Exercise ->
Locate the string "were" in the listing below. Copy every line where it is found.

Recorded information ->

[Start of Attachment]

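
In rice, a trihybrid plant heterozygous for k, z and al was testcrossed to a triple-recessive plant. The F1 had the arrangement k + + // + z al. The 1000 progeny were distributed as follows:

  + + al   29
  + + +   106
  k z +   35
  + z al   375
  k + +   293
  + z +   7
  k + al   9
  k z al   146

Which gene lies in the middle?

al

The two rarest classes, k + al and + z +, are the double crossovers. Comparing them with the parentals, only the al allele has switched, so al is the middle locus and the order is k – al – z.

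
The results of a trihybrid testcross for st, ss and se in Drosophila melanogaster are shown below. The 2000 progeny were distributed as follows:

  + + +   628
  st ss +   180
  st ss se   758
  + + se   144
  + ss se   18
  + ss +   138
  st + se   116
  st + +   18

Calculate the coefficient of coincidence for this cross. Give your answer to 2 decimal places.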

[End of Attachment]

Expected output ->
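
In rice, a trihybrid plant heterozygous for k, z and al was testcrossed to a triple-recessive plant. The F1 had the arrangement k + + // + z al. The 1000 progeny were distributed as follows:
The results of a trihybrid testcross for st, ss and se in Drosophila melanogaster are shown below. The 2000 progeny were distributed as follows: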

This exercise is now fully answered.